## Instructions for the task
All of the records must be repeated exactly.

[Stored data entries]
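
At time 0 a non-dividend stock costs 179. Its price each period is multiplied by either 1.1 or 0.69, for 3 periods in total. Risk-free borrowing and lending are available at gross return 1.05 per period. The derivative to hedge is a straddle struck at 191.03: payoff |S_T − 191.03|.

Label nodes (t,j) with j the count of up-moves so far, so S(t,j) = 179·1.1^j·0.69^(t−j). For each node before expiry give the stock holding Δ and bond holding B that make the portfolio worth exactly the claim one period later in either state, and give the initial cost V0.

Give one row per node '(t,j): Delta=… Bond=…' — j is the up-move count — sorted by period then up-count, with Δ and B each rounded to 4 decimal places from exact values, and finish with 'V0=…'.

(0,0): Delta=-0.1002 Bond=59.1712
(1,0): Delta=-1.0000 Bond=173.2698
(1,1): Delta=-0.0218 Bond=46.6936
(2,0): Delta=-1.0000 Bond=181.9333
(2,1): Delta=-1.0000 Bond=181.9333
(2,2): Delta=0.0635 Bond=30.5693
V0=41.2438

Under the risk-neutral measure, an up-move has probability p* = (R−d)/(u−d) = 0.8780 and values discount at R = 1.05.
Terminal values V(3,·): V(3,0)=132.2269, V(3,1)=97.2859, V(3,2)=41.5829, V(3,3)=47.2190
  t=2,j=0: stock 85.2219 → up 93.7441 (V=97.2859), down 58.8031 (V=132.2269). Price 96.7114; hedge Δ=-1.0000, bond B=181.9333.
  t=2,j=1: stock 135.8610 → up 149.4471 (V=41.5829), down 93.7441 (V=97.2859). Price 46.0723; hedge Δ=-1.0000, bond B=181.9333.
  t=2,j=2: stock 216.5900 → up 238.2490 (V=47.2190), down 149.4471 (V=41.5829). Price 44.3159; hedge Δ=0.0635, bond B=30.5693.
  t=1,j=0: stock 123.5100 → up 135.8610 (V=46.0723), down 85.2219 (V=96.7114). Price 49.7598; hedge Δ=-1.0000, bond B=173.2698.
  t=1,j=1: stock 196.9000 → up 216.5900 (V=44.3159), down 135.8610 (V=46.0723). Price 42.4096; hedge Δ=-0.0218, bond B=46.6936.
  t=0,j=0: stock 179.0000 → up 196.9000 (V=42.4096), down 123.5100 (V=49.7598). Price 41.2438; hedge Δ=-0.1002, bond B=59.1712.
Root portfolio cost Δ·179+B reproduces V0=41.2438.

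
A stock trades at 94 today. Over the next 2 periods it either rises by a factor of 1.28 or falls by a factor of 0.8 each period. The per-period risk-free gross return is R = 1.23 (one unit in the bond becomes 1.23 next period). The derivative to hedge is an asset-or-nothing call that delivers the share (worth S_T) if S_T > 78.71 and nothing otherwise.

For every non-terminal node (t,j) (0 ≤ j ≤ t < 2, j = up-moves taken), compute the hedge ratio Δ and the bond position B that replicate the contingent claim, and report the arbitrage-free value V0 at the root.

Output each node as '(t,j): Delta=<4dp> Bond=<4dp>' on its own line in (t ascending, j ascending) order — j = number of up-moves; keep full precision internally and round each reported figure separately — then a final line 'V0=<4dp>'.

No-arbitrage ⇒ martingale measure with p* = (R−d)/(u−d) = 0.8958.
At expiry t=2: V(2,0)=0.0000, V(2,1)=96.2560, V(2,2)=154.0096
Node (1,0) S=75.2000: V=(p*·96.2560+(1−p*)·0.0000)/1.23=70.1051; Δ=(96.2560−0.0000)/(96.2560−60.1600)=2.6667; B=V−Δ·S=-130.4282
Node (1,1) S=120.3200: V=(p*·154.0096+(1−p*)·96.2560)/1.23=120.3200; Δ=(154.0096−96.2560)/(154.0096−96.2560)=1.0000; B=V−Δ·S=0.0000
Node (0,0) S=94.0000: V=(p*·120.3200+(1−p*)·70.1051)/1.23=93.5685; Δ=(120.3200−70.1051)/(120.3200−75.2000)=1.1129; B=V−Δ·S=-11.0457
Each (Δ,B) replicates both successor values, so the strategy is self-financing and V0 is arbitrage-free.

(0,0): Delta=1.1129 Bond=-11.0457
(1,0): Delta=2.6667 Bond=-130.4282
(1,1): Delta=1.0000 Bond=0.0000
V0=93.5685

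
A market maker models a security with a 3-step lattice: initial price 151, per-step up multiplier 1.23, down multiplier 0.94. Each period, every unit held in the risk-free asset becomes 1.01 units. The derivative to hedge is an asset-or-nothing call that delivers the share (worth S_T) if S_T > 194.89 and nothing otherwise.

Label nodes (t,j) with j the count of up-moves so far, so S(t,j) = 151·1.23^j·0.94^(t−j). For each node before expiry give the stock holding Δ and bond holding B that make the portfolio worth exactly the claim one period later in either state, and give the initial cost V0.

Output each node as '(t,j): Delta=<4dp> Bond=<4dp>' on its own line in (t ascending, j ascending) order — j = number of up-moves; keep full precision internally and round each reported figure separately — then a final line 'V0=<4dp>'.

(0,0): Delta=1.8470 Bond=-247.4204
(1,0): Delta=1.2468 Bond=-164.7033
(1,1): Delta=3.2886 Bond=-517.6388
(2,0): Delta=0.0000 Bond=0.0000
(2,1): Delta=4.2414 Bond=-689.1655
(2,2): Delta=1.0000 Bond=0.0000
V0=31.4729

Risk-neutral probability p* = (R−d)/(u−d) = (1.01−0.94)/(1.23−0.94) = 0.2414.
Terminal values V(3,·): V(3,0)=0.0000, V(3,1)=0.0000, V(3,2)=214.7410, V(3,3)=280.9909
(2,0): S=133.4236. Δ = (V_up−V_dn)/(S_up−S_dn) = (0.0000−0.0000)/(164.1110−125.4182) = 0.0000. V = [p*·0.0000 + (1−p*)·0.0000]/1.01 = 0.0000. B = V − Δ·S = 0.0000.
(2,1): S=174.5862. Δ = (V_up−V_dn)/(S_up−S_dn) = (214.7410−0.0000)/(214.7410−164.1110) = 4.2414. V = [p*·214.7410 + (1−p*)·0.0000]/1.01 = 51.3208. B = V − Δ·S = -689.1655.
(2,2): S=228.4479. Δ = (V_up−V_dn)/(S_up−S_dn) = (280.9909−214.7410)/(280.9909−214.7410) = 1.0000. V = [p*·280.9909 + (1−p*)·214.7410]/1.01 = 228.4479. B = V − Δ·S = 0.0000.
(1,0): S=141.9400. Δ = (V_up−V_dn)/(S_up−S_dn) = (51.3208−0.0000)/(174.5862−133.4236) = 1.2468. V = [p*·51.3208 + (1−p*)·0.0000]/1.01 = 12.2651. B = V − Δ·S = -164.7033.
(1,1): S=185.7300. Δ = (V_up−V_dn)/(S_up−S_dn) = (228.4479−51.3208)/(228.4479−174.5862) = 3.2886. V = [p*·228.4479 + (1−p*)·51.3208]/1.01 = 93.1442. B = V − Δ·S = -517.6388.
(0,0): S=151.0000. Δ = (V_up−V_dn)/(S_up−S_dn) = (93.1442−12.2651)/(185.7300−141.9400) = 1.8470. V = [p*·93.1442 + (1−p*)·12.2651]/1.01 = 31.4729. B = V − Δ·S = -247.4204.
Check: Δ(0,0)·S0 + B(0,0) = 31.4729 = V0.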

## Response area
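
At time 0 a non-dividend stock costs 179. Its price each period is multiplied by either 1.1 or 0.69, for 3 periods in total. Risk-free borrowing and lending are available at gross return 1.05 per period. The derivative to hedge is a straddle struck at 191.03: payoff |S_T − 191.03|.

Label nodes (t,j) with j the count of up-moves so far, so S(t,j) = 179·1.1^j·0.69^(t−j). For each node before expiry give the stock holding Δ and bond holding B that make the portfolio worth exactly the claim one period later in either state, and give the initial cost V0.

Give one row per node '(t,j): Delta=… Bond=…' — j is the up-move count — sorted by period then up-count, with Δ and B each rounded to 4 decimal places from exact values, and finish with 'V0=…'.

(0,0): Delta=-0.1002 Bond=59.1712
(1,0): Delta=-1.0000 Bond=173.2698
(1,1): Delta=-0.0218 Bond=46.6936
(2,0): Delta=-1.0000 Bond=181.9333
(2,1): Delta=-1.0000 Bond=181.9333
(2,2): Delta=0.0635 Bond=30.5693
V0=41.2438

Under the risk-neutral measure, an up-move has probability p* = (R−d)/(u−d) = 0.8780 and values discount at R = 1.05.
Terminal values V(3,·): V(3,0)=132.2269, V(3,1)=97.2859, V(3,2)=41.5829, V(3,3)=47.2190
  t=2,j=0: stock 85.2219 → up 93.7441 (V=97.2859), down 58.8031 (V=132.2269). Price 96.7114; hedge Δ=-1.0000, bond B=181.9333.
  t=2,j=1: stock 135.8610 → up 149.4471 (V=41.5829), down 93.7441 (V=97.2859). Price 46.0723; hedge Δ=-1.0000, bond B=181.9333.
  t=2,j=2: stock 216.5900 → up 238.2490 (V=47.2190), down 149.4471 (V=41.5829). Price 44.3159; hedge Δ=0.0635, bond B=30.5693.
  t=1,j=0: stock 123.5100 → up 135.8610 (V=46.0723), down 85.2219 (V=96.7114). Price 49.7598; hedge Δ=-1.0000, bond B=173.2698.
  t=1,j=1: stock 196.9000 → up 216.5900 (V=44.3159), down 135.8610 (V=46.0723). Price 42.4096; hedge Δ=-0.0218, bond B=46.6936.
  t=0,j=0: stock 179.0000 → up 196.9000 (V=42.4096), down 123.5100 (V=49.7598). Price 41.2438; hedge Δ=-0.1002, bond B=59.1712.
Root portfolio cost Δ·179+B reproduces V0=41.2438.

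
A stock trades at 94 today. Over the next 2 periods it either rises by a factor of 1.28 or falls by a factor of 0.8 each period. The per-period risk-free gross return is R = 1.23 (one unit in the bond becomes 1.23 next period). The derivative to hedge is an asset-or-nothing call that delivers the share (worth S_T) if S_T > 78.71 and nothing otherwise.

For every non-terminal node (t,j) (0 ≤ j ≤ t < 2, j = up-moves taken), compute the hedge ratio Δ and the bond position B that replicate the contingent claim, and report the arbitrage-free value V0 at the root.

Output each node as '(t,j): Delta=<4dp> Bond=<4dp>' on its own line in (t ascending, j ascending) order — j = number of up-moves; keep full precision internally and round each reported figure separately — then a final line 'V0=<4dp>'.

No-arbitrage ⇒ martingale measure with p* = (R−d)/(u−d) = 0.8958.
At expiry t=2: V(2,0)=0.0000, V(2,1)=96.2560, V(2,2)=154.0096
Node (1,0) S=75.2000: V=(p*·96.2560+(1−p*)·0.0000)/1.23=70.1051; Δ=(96.2560−0.0000)/(96.2560−60.1600)=2.6667; B=V−Δ·S=-130.4282
Node (1,1) S=120.3200: V=(p*·154.0096+(1−p*)·96.2560)/1.23=120.3200; Δ=(154.0096−96.2560)/(154.0096−96.2560)=1.0000; B=V−Δ·S=0.0000
Node (0,0) S=94.0000: V=(p*·120.3200+(1−p*)·70.1051)/1.23=93.5685; Δ=(120.3200−70.1051)/(120.3200−75.2000)=1.1129; B=V−Δ·S=-11.0457
Each (Δ,B) replicates both successor values, so the strategy is self-financing and V0 is arbitrage-free.

(0,0): Delta=1.1129 Bond=-11.0457
(1,0): Delta=2.6667 Bond=-130.4282
(1,1): Delta=1.0000 Bond=0.0000
V0=93.5685

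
A market maker models a security with a 3-step lattice: initial price 151, per-step up multiplier 1.23, down multiplier 0.94. Each period, every unit held in the risk-free asset becomes 1.01 units. The derivative to hedge is an asset-or-nothing call that delivers the share (worth S_T) if S_T > 194.89 and nothing otherwise.

Label nodes (t,j) with j the count of up-moves so far, so S(t,j) = 151·1.23^j·0.94^(t−j). For each node before expiry give the stock holding Δ and bond holding B that make the portfolio worth exactly the claim one period later in either state, and give the initial cost V0.

Output each node as '(t,j): Delta=<4dp> Bond=<4dp>' on its own line in (t ascending, j ascending) order — j = number of up-moves; keep full precision internally and round each reported figure separately — then a final line 'V0=<4dp>'.

(0,0): Delta=1.8470 Bond=-247.4204
(1,0): Delta=1.2468 Bond=-164.7033
(1,1): Delta=3.2886 Bond=-517.6388
(2,0): Delta=0.0000 Bond=0.0000
(2,1): Delta=4.2414 Bond=-689.1655
(2,2): Delta=1.0000 Bond=0.0000
V0=31.4729

Risk-neutral probability p* = (R−d)/(u−d) = (1.01−0.94)/(1.23−0.94) = 0.2414.
Terminal values V(3,·): V(3,0)=0.0000, V(3,1)=0.0000, V(3,2)=214.7410, V(3,3)=280.9909
(2,0): S=133.4236. Δ = (V_up−V_dn)/(S_up−S_dn) = (0.0000−0.0000)/(164.1110−125.4182) = 0.0000. V = [p*·0.0000 + (1−p*)·0.0000]/1.01 = 0.0000. B = V − Δ·S = 0.0000.
(2,1): S=174.5862. Δ = (V_up−V_dn)/(S_up−S_dn) = (214.7410−0.0000)/(214.7410−164.1110) = 4.2414. V = [p*·214.7410 + (1−p*)·0.0000]/1.01 = 51.3208. B = V − Δ·S = -689.1655.
(2,2): S=228.4479. Δ = (V_up−V_dn)/(S_up−S_dn) = (280.9909−214.7410)/(280.9909−214.7410) = 1.0000. V = [p*·280.9909 + (1−p*)·214.7410]/1.01 = 228.4479. B = V − Δ·S = 0.0000.
(1,0): S=141.9400. Δ = (V_up−V_dn)/(S_up−S_dn) = (51.3208−0.0000)/(174.5862−133.4236) = 1.2468. V = [p*·51.3208 + (1−p*)·0.0000]/1.01 = 12.2651. B = V − Δ·S = -164.7033.
(1,1): S=185.7300. Δ = (V_up−V_dn)/(S_up−S_dn) = (228.4479−51.3208)/(228.4479−174.5862) = 3.2886. V = [p*·228.4479 + (1−p*)·51.3208]/1.01 = 93.1442. B = V − Δ·S = -517.6388.
(0,0): S=151.0000. Δ = (V_up−V_dn)/(S_up−S_dn) = (93.1442−12.2651)/(185.7300−141.9400) = 1.8470. V = [p*·93.1442 + (1−p*)·12.2651]/1.01 = 31.4729. B = V − Δ·S = -247.4204.
Check: Δ(0,0)·S0 + B(0,0) = 31.4729 = V0.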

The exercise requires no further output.